DATA SUPPLIED START

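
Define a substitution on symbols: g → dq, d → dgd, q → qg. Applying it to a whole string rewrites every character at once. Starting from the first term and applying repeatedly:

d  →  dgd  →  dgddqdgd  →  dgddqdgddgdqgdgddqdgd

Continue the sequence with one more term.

Replace each of the 21 characters of dgddqdgddgdqgdgddqdgd in place — dgd dq dgd dgd qg dgd dq dgd dgd dq dgd qg dq dgd dq dgd dgd qg dgd dq dgd — and concatenate.

dgddqdgddgdqgdgddqdgddgddqdgdqgdqdgddqdgddgdqgdgddqdgd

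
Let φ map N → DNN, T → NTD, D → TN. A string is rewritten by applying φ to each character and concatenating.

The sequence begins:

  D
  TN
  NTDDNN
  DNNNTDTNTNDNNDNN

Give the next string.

Rewriting the 16 symbols of DNNNTDTNTNDNNDNN one by one yields TN DNN DNN DNN NTD TN NTD DNN NTD DNN TN DNN DNN TN DNN DNN; concatenated:

TNDNNDNNDNNNTDTNNTDDNNNTDDNNTNDNNDNNTNDNNDNN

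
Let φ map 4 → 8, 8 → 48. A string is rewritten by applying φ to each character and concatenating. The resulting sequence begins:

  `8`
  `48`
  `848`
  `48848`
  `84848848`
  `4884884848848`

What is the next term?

Applying the rule to each of the 13 symbols of 4884884848848 gives the pieces 8 48 48 8 48 48 8 48 8 48 48 8 48, which concatenate to the answer.

848488484884884848848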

DATA SUPPLIED END

> [TASK BRIEF]: Output the full listing without altering anything.

> [SOLVED PROBLEM]:
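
Define a substitution on symbols: g → dq, d → dgd, q → qg. Applying it to a whole string rewrites every character at once. Starting from the first term and applying repeatedly:

d  →  dgd  →  dgddqdgd  →  dgddqdgddgdqgdgddqdgd

Continue the sequence with one more term.

Replace each of the 21 characters of dgddqdgddgdqgdgddqdgd in place — dgd dq dgd dgd qg dgd dq dgd dgd dq dgd qg dq dgd dq dgd dgd qg dgd dq dgd — and concatenate.

dgddqdgddgdqgdgddqdgddgddqdgdqgdqdgddqdgddgdqgdgddqdgd

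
Let φ map N → DNN, T → NTD, D → TN. A string is rewritten by applying φ to each character and concatenating.

The sequence begins:

  D
  TN
  NTDDNN
  DNNNTDTNTNDNNDNN

Give the next string.

Rewriting the 16 symbols of DNNNTDTNTNDNNDNN one by one yields TN DNN DNN DNN NTD TN NTD DNN NTD DNN TN DNN DNN TN DNN DNN; concatenated:

TNDNNDNNDNNNTDTNNTDDNNNTDDNNTNDNNDNNTNDNNDNN

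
Let φ map 4 → 8, 8 → 48. A string is rewritten by applying φ to each character and concatenating. The resulting sequence begins:

  `8`
  `48`
  `848`
  `48848`
  `84848848`
  `4884884848848`

What is the next term?

Applying the rule to each of the 13 symbols of 4884884848848 gives the pieces 8 48 48 8 48 48 8 48 8 48 48 8 48, which concatenate to the answer.

848488484884884848848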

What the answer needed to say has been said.